▶ **Collection entries**:
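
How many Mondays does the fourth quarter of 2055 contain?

13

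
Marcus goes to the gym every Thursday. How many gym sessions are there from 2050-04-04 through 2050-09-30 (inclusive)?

2050-04-04 is a Monday.
From 2050-04-04 to 2050-09-30 is 180 days inclusive.
180 = 7 × 25 + 5, so there are 25 full weeks plus 5 extra days.
Each full week contributes one Thursday: 25 so far.
The 5 extra days are Monday, Tuesday, Wednesday, Thursday, Friday — 1 of them qualifies.
Total: 25 + 1 = 26.

26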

▶ **Exercise prompt**: Would you mind copying all of the records exactly?

▶ **Solution to this exercise**:
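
How many Mondays does the fourth quarter of 2055 contain?

13

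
Marcus goes to the gym every Thursday. How many gym sessions are there from 2050-04-04 through 2050-09-30 (inclusive)?

2050-04-04 is a Monday.
From 2050-04-04 to 2050-09-30 is 180 days inclusive.
180 = 7 × 25 + 5, so there are 25 full weeks plus 5 extra days.
Each full week contributes one Thursday: 25 so far.
The 5 extra days are Monday, Tuesday, Wednesday, Thursday, Friday — 1 of them qualifies.
Total: 25 + 1 = 26.

26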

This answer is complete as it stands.